(What you are asked to do)
Search the listing for the string "self" and copy every line that contains it.

=== Begin Enclosure ===

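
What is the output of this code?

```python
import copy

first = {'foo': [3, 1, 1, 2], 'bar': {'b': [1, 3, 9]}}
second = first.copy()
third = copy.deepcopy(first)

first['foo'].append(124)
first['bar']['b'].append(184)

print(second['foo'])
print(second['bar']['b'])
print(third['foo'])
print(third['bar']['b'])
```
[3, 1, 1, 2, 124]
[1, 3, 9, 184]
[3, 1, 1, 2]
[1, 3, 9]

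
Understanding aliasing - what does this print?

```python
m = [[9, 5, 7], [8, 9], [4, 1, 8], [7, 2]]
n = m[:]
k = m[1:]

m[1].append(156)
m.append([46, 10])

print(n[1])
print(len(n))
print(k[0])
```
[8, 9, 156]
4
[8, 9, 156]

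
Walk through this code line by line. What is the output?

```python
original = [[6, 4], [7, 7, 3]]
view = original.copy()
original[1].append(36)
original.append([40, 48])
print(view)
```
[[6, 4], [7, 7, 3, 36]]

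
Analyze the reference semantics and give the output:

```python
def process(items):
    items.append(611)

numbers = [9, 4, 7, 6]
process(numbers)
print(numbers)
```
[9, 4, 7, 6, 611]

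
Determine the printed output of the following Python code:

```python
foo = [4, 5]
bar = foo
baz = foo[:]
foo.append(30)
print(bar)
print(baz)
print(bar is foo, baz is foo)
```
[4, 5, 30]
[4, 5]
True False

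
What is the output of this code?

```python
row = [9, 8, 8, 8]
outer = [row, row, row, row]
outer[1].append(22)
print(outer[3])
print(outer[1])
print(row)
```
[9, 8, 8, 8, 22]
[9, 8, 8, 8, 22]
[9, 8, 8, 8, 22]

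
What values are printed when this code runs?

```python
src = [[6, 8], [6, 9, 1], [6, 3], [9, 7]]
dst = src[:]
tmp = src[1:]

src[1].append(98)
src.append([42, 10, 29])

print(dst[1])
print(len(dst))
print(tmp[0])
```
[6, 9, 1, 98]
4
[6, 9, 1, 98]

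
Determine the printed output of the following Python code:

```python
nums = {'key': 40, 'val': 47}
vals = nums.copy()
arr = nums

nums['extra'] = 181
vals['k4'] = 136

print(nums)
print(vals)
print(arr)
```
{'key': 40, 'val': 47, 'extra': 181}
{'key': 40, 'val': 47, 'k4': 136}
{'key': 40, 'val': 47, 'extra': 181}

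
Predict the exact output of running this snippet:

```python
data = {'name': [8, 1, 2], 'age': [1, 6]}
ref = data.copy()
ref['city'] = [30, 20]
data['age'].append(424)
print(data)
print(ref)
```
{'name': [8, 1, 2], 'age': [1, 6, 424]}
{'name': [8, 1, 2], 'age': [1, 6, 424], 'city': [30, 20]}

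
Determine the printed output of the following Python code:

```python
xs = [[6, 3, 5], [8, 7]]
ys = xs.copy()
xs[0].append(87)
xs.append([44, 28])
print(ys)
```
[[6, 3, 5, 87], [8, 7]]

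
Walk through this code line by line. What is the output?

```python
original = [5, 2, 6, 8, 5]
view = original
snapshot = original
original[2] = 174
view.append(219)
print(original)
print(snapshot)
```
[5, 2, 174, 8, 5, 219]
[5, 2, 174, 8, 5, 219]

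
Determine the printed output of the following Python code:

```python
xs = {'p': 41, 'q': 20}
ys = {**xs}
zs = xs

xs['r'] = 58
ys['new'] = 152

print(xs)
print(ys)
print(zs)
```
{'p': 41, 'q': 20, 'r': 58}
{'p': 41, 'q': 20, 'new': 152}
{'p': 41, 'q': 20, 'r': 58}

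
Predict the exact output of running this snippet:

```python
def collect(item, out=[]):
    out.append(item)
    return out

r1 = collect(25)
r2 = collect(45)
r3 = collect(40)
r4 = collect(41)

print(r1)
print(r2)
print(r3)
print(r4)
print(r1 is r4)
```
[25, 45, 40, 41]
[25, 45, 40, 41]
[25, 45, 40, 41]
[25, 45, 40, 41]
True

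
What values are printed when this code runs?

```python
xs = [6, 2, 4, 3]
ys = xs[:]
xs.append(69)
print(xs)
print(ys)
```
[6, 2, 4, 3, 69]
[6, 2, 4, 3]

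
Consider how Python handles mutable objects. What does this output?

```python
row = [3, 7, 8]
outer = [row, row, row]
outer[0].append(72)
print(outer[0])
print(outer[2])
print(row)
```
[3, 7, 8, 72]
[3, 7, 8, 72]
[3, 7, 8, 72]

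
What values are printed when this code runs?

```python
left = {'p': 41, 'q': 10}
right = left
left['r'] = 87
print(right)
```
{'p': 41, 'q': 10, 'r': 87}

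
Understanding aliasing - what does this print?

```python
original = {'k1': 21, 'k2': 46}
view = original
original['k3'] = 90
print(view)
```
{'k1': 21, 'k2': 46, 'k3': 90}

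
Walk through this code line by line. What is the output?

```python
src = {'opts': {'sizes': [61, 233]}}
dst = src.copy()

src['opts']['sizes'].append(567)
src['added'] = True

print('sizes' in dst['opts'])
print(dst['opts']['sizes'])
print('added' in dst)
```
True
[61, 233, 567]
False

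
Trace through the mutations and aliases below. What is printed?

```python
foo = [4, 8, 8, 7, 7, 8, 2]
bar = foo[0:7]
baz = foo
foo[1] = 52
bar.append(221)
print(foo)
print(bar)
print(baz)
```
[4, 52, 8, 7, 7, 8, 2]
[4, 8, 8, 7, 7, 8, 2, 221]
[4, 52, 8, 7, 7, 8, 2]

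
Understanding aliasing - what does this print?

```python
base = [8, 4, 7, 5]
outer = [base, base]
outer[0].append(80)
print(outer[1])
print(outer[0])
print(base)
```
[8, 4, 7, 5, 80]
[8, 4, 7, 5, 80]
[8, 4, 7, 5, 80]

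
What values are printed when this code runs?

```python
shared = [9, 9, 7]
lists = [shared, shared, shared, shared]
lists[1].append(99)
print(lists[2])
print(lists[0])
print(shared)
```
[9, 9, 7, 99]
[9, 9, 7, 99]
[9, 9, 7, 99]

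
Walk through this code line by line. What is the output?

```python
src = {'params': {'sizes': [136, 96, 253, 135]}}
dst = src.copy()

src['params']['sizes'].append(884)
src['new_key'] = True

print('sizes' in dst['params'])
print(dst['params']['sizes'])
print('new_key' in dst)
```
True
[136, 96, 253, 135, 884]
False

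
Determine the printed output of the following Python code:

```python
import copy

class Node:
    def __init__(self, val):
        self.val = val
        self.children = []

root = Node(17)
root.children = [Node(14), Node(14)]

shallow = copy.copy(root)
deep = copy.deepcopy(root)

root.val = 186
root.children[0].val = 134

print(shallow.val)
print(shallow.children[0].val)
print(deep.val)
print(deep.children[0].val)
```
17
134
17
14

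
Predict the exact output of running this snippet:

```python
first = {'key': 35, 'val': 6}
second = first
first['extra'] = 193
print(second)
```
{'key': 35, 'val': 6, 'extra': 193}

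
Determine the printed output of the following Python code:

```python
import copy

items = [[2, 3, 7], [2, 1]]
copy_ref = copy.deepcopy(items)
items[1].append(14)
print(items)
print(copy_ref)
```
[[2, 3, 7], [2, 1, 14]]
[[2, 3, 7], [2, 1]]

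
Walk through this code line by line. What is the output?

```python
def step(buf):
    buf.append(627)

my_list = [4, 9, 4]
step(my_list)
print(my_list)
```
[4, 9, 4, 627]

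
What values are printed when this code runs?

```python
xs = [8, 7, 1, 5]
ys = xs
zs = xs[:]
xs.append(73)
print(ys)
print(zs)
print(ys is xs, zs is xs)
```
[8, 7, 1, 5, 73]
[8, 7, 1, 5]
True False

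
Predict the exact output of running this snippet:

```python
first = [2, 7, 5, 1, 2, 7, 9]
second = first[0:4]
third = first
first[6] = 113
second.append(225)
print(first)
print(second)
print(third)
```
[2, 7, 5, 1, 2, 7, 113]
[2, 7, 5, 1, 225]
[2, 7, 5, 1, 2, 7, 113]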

=== End Enclosure ===

(Output for this exercise)
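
    def __init__(self, val):
        self.val = val
        self.children = []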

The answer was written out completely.